====== Records for the task ======
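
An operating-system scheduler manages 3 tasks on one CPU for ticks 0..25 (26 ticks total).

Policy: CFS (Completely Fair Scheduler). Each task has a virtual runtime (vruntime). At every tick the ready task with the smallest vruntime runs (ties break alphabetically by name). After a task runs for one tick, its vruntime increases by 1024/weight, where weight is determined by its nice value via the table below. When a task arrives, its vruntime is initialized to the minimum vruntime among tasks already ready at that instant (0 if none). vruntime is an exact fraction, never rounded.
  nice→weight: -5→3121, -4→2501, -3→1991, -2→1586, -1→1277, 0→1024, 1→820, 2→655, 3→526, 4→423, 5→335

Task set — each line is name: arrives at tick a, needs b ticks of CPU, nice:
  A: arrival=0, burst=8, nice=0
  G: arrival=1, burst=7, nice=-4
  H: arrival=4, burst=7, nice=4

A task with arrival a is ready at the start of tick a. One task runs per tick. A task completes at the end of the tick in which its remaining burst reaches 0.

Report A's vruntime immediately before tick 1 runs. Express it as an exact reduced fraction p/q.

t=0: vr[A=0] → run A
t=1: vr[A=1 G=1] → run A
t=2: vr[A=2 G=1] → run G
t=3: vr[A=2 G=3525/2501] → run G
t=4: vr[A=2 G=4549/2501 H=4549/2501] → run G
t=5: vr[A=2 G=5573/2501 H=4549/2501] → run H
t=6: vr[A=2 G=5573/2501 H=4485251/1057923] → run A
t=7: vr[A=3 G=5573/2501 H=4485251/1057923] → run G
t=8: vr[A=3 G=6597/2501 H=4485251/1057923] → run G
t=9: vr[A=3 G=7621/2501 H=4485251/1057923] → run A
t=10: vr[A=4 G=7621/2501 H=4485251/1057923] → run G
t=11: vr[A=4 G=8645/2501 H=4485251/1057923] → run G
t=12: vr[A=4 H=4485251/1057923] → run A
t=13: vr[A=5 H=4485251/1057923] → run H
t=14: vr[A=5 H=7046275/1057923] → run A
t=15: vr[A=6 H=7046275/1057923] → run A
t=16: vr[A=7 H=7046275/1057923] → run H
t=17: vr[A=7 H=3202433/352641] → run A
t=18: vr[H=3202433/352641] → run H
t=19: vr[H=12168323/1057923] → run H
t=20: vr[H=14729347/1057923] → run H
t=21: vr[H=5763457/352641] → run H
t=22: (idle)
t=23: (idle)
t=24: (idle)
t=25: (idle)

vruntime(A, start of tick 1) = 1/1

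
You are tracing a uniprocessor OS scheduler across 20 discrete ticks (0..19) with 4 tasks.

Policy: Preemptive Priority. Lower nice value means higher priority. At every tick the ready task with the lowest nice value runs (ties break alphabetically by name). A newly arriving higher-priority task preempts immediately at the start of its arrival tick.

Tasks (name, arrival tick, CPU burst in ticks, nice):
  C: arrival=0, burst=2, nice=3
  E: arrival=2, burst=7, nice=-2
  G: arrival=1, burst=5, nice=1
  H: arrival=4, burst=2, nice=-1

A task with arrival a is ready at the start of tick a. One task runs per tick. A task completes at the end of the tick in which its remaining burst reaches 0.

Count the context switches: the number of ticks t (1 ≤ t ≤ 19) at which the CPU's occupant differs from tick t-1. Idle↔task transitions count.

context switches = 6

t=0: ready={C} → run C
t=1: ready={C,G} → run G
t=2: ready={C,E,G} → run E
t=3: ready={C,E,G} → run E
t=4: ready={C,E,G,H} → run E
t=5: ready={C,E,G,H} → run E
t=6: ready={C,E,G,H} → run E
t=7: ready={C,E,G,H} → run E
t=8: ready={C,E,G,H} → run E
t=9: ready={C,G,H} → run H
t=10: ready={C,G,H} → run H
t=11: ready={C,G} → run G
t=12: ready={C,G} → run G
t=13: ready={C,G} → run G
t=14: ready={C,G} → run G
t=15: ready={C} → run C
t=16: (idle)
t=17: (idle)
t=18: (idle)
t=19: (idle)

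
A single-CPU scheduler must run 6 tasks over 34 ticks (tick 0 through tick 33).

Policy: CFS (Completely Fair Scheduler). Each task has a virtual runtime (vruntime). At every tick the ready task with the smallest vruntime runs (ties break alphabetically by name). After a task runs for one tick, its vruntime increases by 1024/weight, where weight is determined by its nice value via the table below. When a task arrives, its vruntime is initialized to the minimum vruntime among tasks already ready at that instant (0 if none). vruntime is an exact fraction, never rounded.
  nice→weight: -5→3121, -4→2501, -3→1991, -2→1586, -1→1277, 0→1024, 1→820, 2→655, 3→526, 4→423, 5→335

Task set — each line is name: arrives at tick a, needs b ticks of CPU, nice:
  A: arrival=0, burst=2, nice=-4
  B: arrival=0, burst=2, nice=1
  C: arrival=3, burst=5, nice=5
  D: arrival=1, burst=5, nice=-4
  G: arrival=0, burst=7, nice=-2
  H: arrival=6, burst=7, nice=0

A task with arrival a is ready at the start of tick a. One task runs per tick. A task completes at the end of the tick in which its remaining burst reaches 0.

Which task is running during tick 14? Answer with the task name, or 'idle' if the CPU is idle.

t=0: vr[A=0 B=0 G=0] → run A
t=1: vr[A=1024/2501 B=0 D=0 G=0] → run B
t=2: vr[A=1024/2501 B=256/205 D=0 G=0] → run D
t=3: vr[A=1024/2501 B=256/205 C=0 D=1024/2501 G=0] → run C
t=4: vr[A=1024/2501 B=256/205 C=1024/335 D=1024/2501 G=0] → run G
t=5: vr[A=1024/2501 B=256/205 C=1024/335 D=1024/2501 G=512/793] → run A
t=6: vr[B=256/205 C=1024/335 D=1024/2501 G=512/793 H=1024/2501] → run D
t=7: vr[B=256/205 C=1024/335 D=2048/2501 G=512/793 H=1024/2501] → run H
t=8: vr[B=256/205 C=1024/335 D=2048/2501 G=512/793 H=3525/2501] → run G
t=9: vr[B=256/205 C=1024/335 D=2048/2501 G=1024/793 H=3525/2501] → run D
t=10: vr[B=256/205 C=1024/335 D=3072/2501 G=1024/793 H=3525/2501] → run D
t=11: vr[B=256/205 C=1024/335 D=4096/2501 G=1024/793 H=3525/2501] → run B
t=12: vr[C=1024/335 D=4096/2501 G=1024/793 H=3525/2501] → run G
t=13: vr[C=1024/335 D=4096/2501 G=1536/793 H=3525/2501] → run H
t=14: vr[C=1024/335 D=4096/2501 G=1536/793 H=6026/2501] → run D
t=15: vr[C=1024/335 G=1536/793 H=6026/2501] → run G
t=16: vr[C=1024/335 G=2048/793 H=6026/2501] → run H
t=17: vr[C=1024/335 G=2048/793 H=8527/2501] → run G
t=18: vr[C=1024/335 G=2560/793 H=8527/2501] → run C
t=19: vr[C=2048/335 G=2560/793 H=8527/2501] → run G
t=20: vr[C=2048/335 G=3072/793 H=8527/2501] → run H
t=21: vr[C=2048/335 G=3072/793 H=11028/2501] → run G
t=22: vr[C=2048/335 H=11028/2501] → run H
t=23: vr[C=2048/335 H=13529/2501] → run H
t=24: vr[C=2048/335 H=16030/2501] → run C
t=25: vr[C=3072/335 H=16030/2501] → run H
t=26: vr[C=3072/335] → run C
t=27: vr[C=4096/335] → run C
t=28: (idle)
t=29: (idle)
t=30: (idle)
t=31: (idle)
t=32: (idle)
t=33: (idle)

running at tick 14 = D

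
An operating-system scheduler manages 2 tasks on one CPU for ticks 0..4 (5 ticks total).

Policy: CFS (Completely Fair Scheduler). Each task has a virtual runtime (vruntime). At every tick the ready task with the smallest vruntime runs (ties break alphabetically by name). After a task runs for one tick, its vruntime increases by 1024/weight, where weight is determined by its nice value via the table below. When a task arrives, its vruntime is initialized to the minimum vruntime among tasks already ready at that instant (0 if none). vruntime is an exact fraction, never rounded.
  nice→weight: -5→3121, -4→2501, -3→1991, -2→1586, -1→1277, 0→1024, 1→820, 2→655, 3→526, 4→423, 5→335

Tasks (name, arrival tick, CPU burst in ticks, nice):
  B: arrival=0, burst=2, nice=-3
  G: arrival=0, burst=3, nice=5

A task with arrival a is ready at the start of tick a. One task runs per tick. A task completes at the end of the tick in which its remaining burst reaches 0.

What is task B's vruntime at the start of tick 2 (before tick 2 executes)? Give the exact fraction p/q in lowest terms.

vruntime(B, start of tick 2) = 1024/1991

t=0: vr[B=0 G=0] → run B
t=1: vr[B=1024/1991 G=0] → run G
t=2: vr[B=1024/1991 G=1024/335] → run B
t=3: vr[G=1024/335] → run G
t=4: vr[G=2048/335] → run G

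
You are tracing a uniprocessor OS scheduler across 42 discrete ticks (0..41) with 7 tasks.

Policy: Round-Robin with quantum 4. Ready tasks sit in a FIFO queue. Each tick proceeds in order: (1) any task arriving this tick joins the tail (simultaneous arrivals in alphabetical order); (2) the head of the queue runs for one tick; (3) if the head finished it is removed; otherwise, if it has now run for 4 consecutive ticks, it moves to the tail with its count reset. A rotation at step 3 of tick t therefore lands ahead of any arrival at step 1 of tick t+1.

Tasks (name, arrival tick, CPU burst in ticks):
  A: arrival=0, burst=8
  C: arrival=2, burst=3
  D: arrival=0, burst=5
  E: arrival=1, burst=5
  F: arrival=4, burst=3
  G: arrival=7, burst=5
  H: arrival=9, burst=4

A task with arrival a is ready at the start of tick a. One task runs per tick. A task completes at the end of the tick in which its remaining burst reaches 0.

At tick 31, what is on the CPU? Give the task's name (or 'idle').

running at tick 31 = E

t=0: queue=[A,D] q_used=0 → run A
t=1: queue=[A,D,E] q_used=1 → run A
t=2: queue=[A,D,E,C] q_used=2 → run A
t=3: queue=[A,D,E,C] q_used=3 → run A
t=4: queue=[D,E,C,A,F] q_used=0 → run D
t=5: queue=[D,E,C,A,F] q_used=1 → run D
t=6: queue=[D,E,C,A,F] q_used=2 → run D
t=7: queue=[D,E,C,A,F,G] q_used=3 → run D
t=8: queue=[E,C,A,F,G,D] q_used=0 → run E
t=9: queue=[E,C,A,F,G,D,H] q_used=1 → run E
t=10: queue=[E,C,A,F,G,D,H] q_used=2 → run E
t=11: queue=[E,C,A,F,G,D,H] q_used=3 → run E
t=12: queue=[C,A,F,G,D,H,E] q_used=0 → run C
t=13: queue=[C,A,F,G,D,H,E] q_used=1 → run C
t=14: queue=[C,A,F,G,D,H,E] q_used=2 → run C
t=15: queue=[A,F,G,D,H,E] q_used=0 → run A
t=16: queue=[A,F,G,D,H,E] q_used=1 → run A
t=17: queue=[A,F,G,D,H,E] q_used=2 → run A
t=18: queue=[A,F,G,D,H,E] q_used=3 → run A
t=19: queue=[F,G,D,H,E] q_used=0 → run F
t=20: queue=[F,G,D,H,E] q_used=1 → run F
t=21: queue=[F,G,D,H,E] q_used=2 → run F
t=22: queue=[G,D,H,E] q_used=0 → run G
t=23: queue=[G,D,H,E] q_used=1 → run G
t=24: queue=[G,D,H,E] q_used=2 → run G
t=25: queue=[G,D,H,E] q_used=3 → run G
t=26: queue=[D,H,E,G] q_used=0 → run D
t=27: queue=[H,E,G] q_used=0 → run H
t=28: queue=[H,E,G] q_used=1 → run H
t=29: queue=[H,E,G] q_used=2 → run H
t=30: queue=[H,E,G] q_used=3 → run H
t=31: queue=[E,G] q_used=0 → run E
t=32: queue=[G] q_used=0 → run G
t=33: (idle)
t=34: (idle)
t=35: (idle)
t=36: (idle)
t=37: (idle)
t=38: (idle)
t=39: (idle)
t=40: (idle)
t=41: (idle)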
======
Problem description. Take the stretch of lines above from the one containing "Count the context" through the one containing "D: arrival=1, burst=5, nice=-4" and repeat it exactly, adding no other line.

Response to the exercise.
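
Count the context switches: the number of ticks t (1 ≤ t ≤ 19) at which the CPU's occupant differs from tick t-1. Idle↔task transitions count.

context switches = 6

t=0: ready={C} → run C
t=1: ready={C,G} → run G
t=2: ready={C,E,G} → run E
t=3: ready={C,E,G} → run E
t=4: ready={C,E,G,H} → run E
t=5: ready={C,E,G,H} → run E
t=6: ready={C,E,G,H} → run E
t=7: ready={C,E,G,H} → run E
t=8: ready={C,E,G,H} → run E
t=9: ready={C,G,H} → run H
t=10: ready={C,G,H} → run H
t=11: ready={C,G} → run G
t=12: ready={C,G} → run G
t=13: ready={C,G} → run G
t=14: ready={C,G} → run G
t=15: ready={C} → run C
t=16: (idle)
t=17: (idle)
t=18: (idle)
t=19: (idle)

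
A single-CPU scheduler must run 6 tasks over 34 ticks (tick 0 through tick 33).

Policy: CFS (Completely Fair Scheduler). Each task has a virtual runtime (vruntime). At every tick the ready task with the smallest vruntime runs (ties break alphabetically by name). After a task runs for one tick, its vruntime increases by 1024/weight, where weight is determined by its nice value via the table below. When a task arrives, its vruntime is initialized to the minimum vruntime among tasks already ready at that instant (0 if none). vruntime is an exact fraction, never rounded.
  nice→weight: -5→3121, -4→2501, -3→1991, -2→1586, -1→1277, 0→1024, 1→820, 2→655, 3→526, 4→423, 5→335

Task set — each line is name: arrives at tick a, needs b ticks of CPU, nice:
  A: arrival=0, burst=2, nice=-4
  B: arrival=0, burst=2, nice=1
  C: arrival=3, burst=5, nice=5
  D: arrival=1, burst=5, nice=-4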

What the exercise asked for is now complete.